Dataset entries =>
_ _ _ _ _ _ _

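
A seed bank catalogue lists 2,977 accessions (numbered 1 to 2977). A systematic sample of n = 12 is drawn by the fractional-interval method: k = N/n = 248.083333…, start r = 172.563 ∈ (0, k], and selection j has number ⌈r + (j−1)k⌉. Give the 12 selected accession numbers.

j=1: r + 0k = 172.563 → ⌈·⌉ = 173
j=2: r + 1k = 420.646333… → ⌈·⌉ = 421
j=3: r + 2k = 668.729666… → ⌈·⌉ = 669
j=4: r + 3k = 916.813 → ⌈·⌉ = 917
j=5: r + 4k = 1164.896333… → ⌈·⌉ = 1165
j=6: r + 5k = 1412.979666… → ⌈·⌉ = 1413
j=7: r + 6k = 1661.063 → ⌈·⌉ = 1662
j=8: r + 7k = 1909.146333… → ⌈·⌉ = 1910
j=9: r + 8k = 2157.229666… → ⌈·⌉ = 2158
j=10: r + 9k = 2405.313 → ⌈·⌉ = 2406
j=11: r + 10k = 2653.396333… → ⌈·⌉ = 2654
j=12: r + 11k = 2901.479666… → ⌈·⌉ = 2902

173, 421, 669, 917, 1165, 1413, 1662, 1910, 2158, 2406, 2654, 2902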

_ _ _ _ _ _ _

Without omitting anything, output the data verbatim.

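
A seed bank catalogue lists 2,977 accessions (numbered 1 to 2977). A systematic sample of n = 12 is drawn by the fractional-interval method: k = N/n = 248.083333…, start r = 172.563 ∈ (0, k], and selection j has number ⌈r + (j−1)k⌉. Give the 12 selected accession numbers.

j=1: r + 0k = 172.563 → ⌈·⌉ = 173
j=2: r + 1k = 420.646333… → ⌈·⌉ = 421
j=3: r + 2k = 668.729666… → ⌈·⌉ = 669
j=4: r + 3k = 916.813 → ⌈·⌉ = 917
j=5: r + 4k = 1164.896333… → ⌈·⌉ = 1165
j=6: r + 5k = 1412.979666… → ⌈·⌉ = 1413
j=7: r + 6k = 1661.063 → ⌈·⌉ = 1662
j=8: r + 7k = 1909.146333… → ⌈·⌉ = 1910
j=9: r + 8k = 2157.229666… → ⌈·⌉ = 2158
j=10: r + 9k = 2405.313 → ⌈·⌉ = 2406
j=11: r + 10k = 2653.396333… → ⌈·⌉ = 2654
j=12: r + 11k = 2901.479666… → ⌈·⌉ = 2902

173, 421, 669, 917, 1165, 1413, 1662, 1910, 2158, 2406, 2654, 2902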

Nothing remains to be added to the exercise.